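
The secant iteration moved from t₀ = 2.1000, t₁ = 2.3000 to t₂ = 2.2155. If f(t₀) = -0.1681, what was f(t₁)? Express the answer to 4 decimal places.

The secant line through (2.1000, -0.1681) and (2.3000, f(t₁)) crosses zero at t₂ = 2.2155.
So (2.1000, -0.1681), (2.3000, f(t₁)), (2.2155, 0) are collinear:
f(t₁) = -0.1681 · (2.3000 − 2.2155) / (2.1000 − 2.2155) = -0.1681 · (0.084500)/(-0.115500) = 0.122982

0.1230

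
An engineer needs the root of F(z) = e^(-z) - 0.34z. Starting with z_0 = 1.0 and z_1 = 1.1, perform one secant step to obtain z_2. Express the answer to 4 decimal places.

1.0404

F(1.0) = 0.027879, F(1.1) = -0.041129
z_2 = 1.100000 − (-0.041129)·(1.100000 − 1.000000) / (-0.041129 − 0.027879) = 1.100000 − (-0.004113)/(-0.069008) = 1.040400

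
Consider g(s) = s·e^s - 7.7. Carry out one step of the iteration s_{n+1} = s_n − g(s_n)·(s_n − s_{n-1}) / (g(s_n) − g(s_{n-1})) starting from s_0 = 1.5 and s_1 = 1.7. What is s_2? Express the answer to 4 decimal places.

1.5757

g(1.5) = -0.977466, g(1.7) = 1.605711
s_2 = 1.700000 − 1.605711·(1.700000 − 1.500000) / (1.605711 − (-0.977466)) = 1.700000 − (0.321142)/(2.583177) = 1.575679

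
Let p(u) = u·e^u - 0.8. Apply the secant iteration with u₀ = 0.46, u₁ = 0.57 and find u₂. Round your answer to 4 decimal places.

0.4881

p(0.46) = -0.071326, p(0.57) = 0.207912
u₂ = 0.570000 − 0.207912·(0.570000 − 0.460000) / (0.207912 − (-0.071326)) = 0.570000 − (0.022870)/(0.279238) = 0.488097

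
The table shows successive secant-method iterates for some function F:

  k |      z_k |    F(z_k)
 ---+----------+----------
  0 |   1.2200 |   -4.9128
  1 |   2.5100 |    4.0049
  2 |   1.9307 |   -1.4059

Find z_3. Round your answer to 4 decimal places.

2.0812

z_3 = 1.9307 − (-1.4059)·(1.9307 − 2.5100) / (-1.4059 − 4.0049)
   = 1.9307 − (0.814438)/(-5.410800) = 2.081221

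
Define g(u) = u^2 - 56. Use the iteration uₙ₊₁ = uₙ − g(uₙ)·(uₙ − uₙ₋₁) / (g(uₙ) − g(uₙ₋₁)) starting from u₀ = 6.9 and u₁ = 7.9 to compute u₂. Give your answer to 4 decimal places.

g(6.9) = -8.390000, g(7.9) = 6.410000
u₂ = 7.900000 − 6.410000·(7.900000 − 6.900000) / (6.410000 − (-8.390000)) = 7.900000 − (6.410000)/(14.800000) = 7.466892

7.4669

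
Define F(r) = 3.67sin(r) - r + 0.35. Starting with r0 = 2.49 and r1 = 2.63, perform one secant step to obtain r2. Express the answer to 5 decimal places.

2.51108

F(2.49) = 0.0856844, F(2.63) = -0.4832906
r2 = 2.6300000 − (-0.4832906)·(2.6300000 − 2.4900000) / (-0.4832906 − 0.0856844) = 2.6300000 − (-0.0676607)/(-0.5689750) = 2.5110832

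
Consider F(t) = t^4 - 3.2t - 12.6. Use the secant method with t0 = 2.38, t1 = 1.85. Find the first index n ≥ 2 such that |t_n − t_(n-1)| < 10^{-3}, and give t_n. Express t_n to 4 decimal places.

n = 5, t_n = 2.0962

F(2.38) = 11.869427, F(1.85) = -6.806494
t2 = 1.850000 − (-6.806494)·(-0.530000)/(-18.675921) = 2.043160;  |Δ| = 0.193160
F(2.043160) = -1.711637
t3 = 2.043160 − (-1.711637)·(0.193160)/(5.094857) = 2.108053;  |Δ| = 0.064893
F(2.108053) = 0.402363
t4 = 2.108053 − 0.402363·(0.064893)/(2.114001) = 2.095702;  |Δ| = 0.012351
F(2.095702) = -0.016884
t5 = 2.095702 − (-0.016884)·(-0.012351)/(-0.419247) = 2.096199;  |Δ| = 0.000497
|t5 − t4| = 0.000497 < 10^{-3}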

**About this task:**
Whatever appears in the data above must be copied word for word.

**Solution to this task:**
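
The secant iteration moved from t₀ = 2.1000, t₁ = 2.3000 to t₂ = 2.2155. If f(t₀) = -0.1681, what was f(t₁)? Express the answer to 4 decimal places.

The secant line through (2.1000, -0.1681) and (2.3000, f(t₁)) crosses zero at t₂ = 2.2155.
So (2.1000, -0.1681), (2.3000, f(t₁)), (2.2155, 0) are collinear:
f(t₁) = -0.1681 · (2.3000 − 2.2155) / (2.1000 − 2.2155) = -0.1681 · (0.084500)/(-0.115500) = 0.122982

0.1230

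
An engineer needs the root of F(z) = e^(-z) - 0.34z. Starting with z_0 = 1.0 and z_1 = 1.1, perform one secant step to obtain z_2. Express the answer to 4 decimal places.

1.0404

F(1.0) = 0.027879, F(1.1) = -0.041129
z_2 = 1.100000 − (-0.041129)·(1.100000 − 1.000000) / (-0.041129 − 0.027879) = 1.100000 − (-0.004113)/(-0.069008) = 1.040400

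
Consider g(s) = s·e^s - 7.7. Carry out one step of the iteration s_{n+1} = s_n − g(s_n)·(s_n − s_{n-1}) / (g(s_n) − g(s_{n-1})) starting from s_0 = 1.5 and s_1 = 1.7. What is s_2? Express the answer to 4 decimal places.

1.5757

g(1.5) = -0.977466, g(1.7) = 1.605711
s_2 = 1.700000 − 1.605711·(1.700000 − 1.500000) / (1.605711 − (-0.977466)) = 1.700000 − (0.321142)/(2.583177) = 1.575679

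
Let p(u) = u·e^u - 0.8. Apply the secant iteration with u₀ = 0.46, u₁ = 0.57 and find u₂. Round your answer to 4 decimal places.

0.4881

p(0.46) = -0.071326, p(0.57) = 0.207912
u₂ = 0.570000 − 0.207912·(0.570000 − 0.460000) / (0.207912 − (-0.071326)) = 0.570000 − (0.022870)/(0.279238) = 0.488097

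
The table shows successive secant-method iterates for some function F:

  k |      z_k |    F(z_k)
 ---+----------+----------
  0 |   1.2200 |   -4.9128
  1 |   2.5100 |    4.0049
  2 |   1.9307 |   -1.4059

Find z_3. Round your answer to 4 decimal places.

2.0812

z_3 = 1.9307 − (-1.4059)·(1.9307 − 2.5100) / (-1.4059 − 4.0049)
   = 1.9307 − (0.814438)/(-5.410800) = 2.081221

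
Define g(u) = u^2 - 56. Use the iteration uₙ₊₁ = uₙ − g(uₙ)·(uₙ − uₙ₋₁) / (g(uₙ) − g(uₙ₋₁)) starting from u₀ = 6.9 and u₁ = 7.9 to compute u₂. Give your answer to 4 decimal places.

g(6.9) = -8.390000, g(7.9) = 6.410000
u₂ = 7.900000 − 6.410000·(7.900000 − 6.900000) / (6.410000 − (-8.390000)) = 7.900000 − (6.410000)/(14.800000) = 7.466892

7.4669

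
Define F(r) = 3.67sin(r) - r + 0.35. Starting with r0 = 2.49 and r1 = 2.63, perform one secant step to obtain r2. Express the answer to 5 decimal places.

2.51108

F(2.49) = 0.0856844, F(2.63) = -0.4832906
r2 = 2.6300000 − (-0.4832906)·(2.6300000 − 2.4900000) / (-0.4832906 − 0.0856844) = 2.6300000 − (-0.0676607)/(-0.5689750) = 2.5110832

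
Consider F(t) = t^4 - 3.2t - 12.6. Use the secant method with t0 = 2.38, t1 = 1.85. Find the first index n ≥ 2 such that |t_n − t_(n-1)| < 10^{-3}, and give t_n. Express t_n to 4 decimal places.

n = 5, t_n = 2.0962

F(2.38) = 11.869427, F(1.85) = -6.806494
t2 = 1.850000 − (-6.806494)·(-0.530000)/(-18.675921) = 2.043160;  |Δ| = 0.193160
F(2.043160) = -1.711637
t3 = 2.043160 − (-1.711637)·(0.193160)/(5.094857) = 2.108053;  |Δ| = 0.064893
F(2.108053) = 0.402363
t4 = 2.108053 − 0.402363·(0.064893)/(2.114001) = 2.095702;  |Δ| = 0.012351
F(2.095702) = -0.016884
t5 = 2.095702 − (-0.016884)·(-0.012351)/(-0.419247) = 2.096199;  |Δ| = 0.000497
|t5 − t4| = 0.000497 < 10^{-3}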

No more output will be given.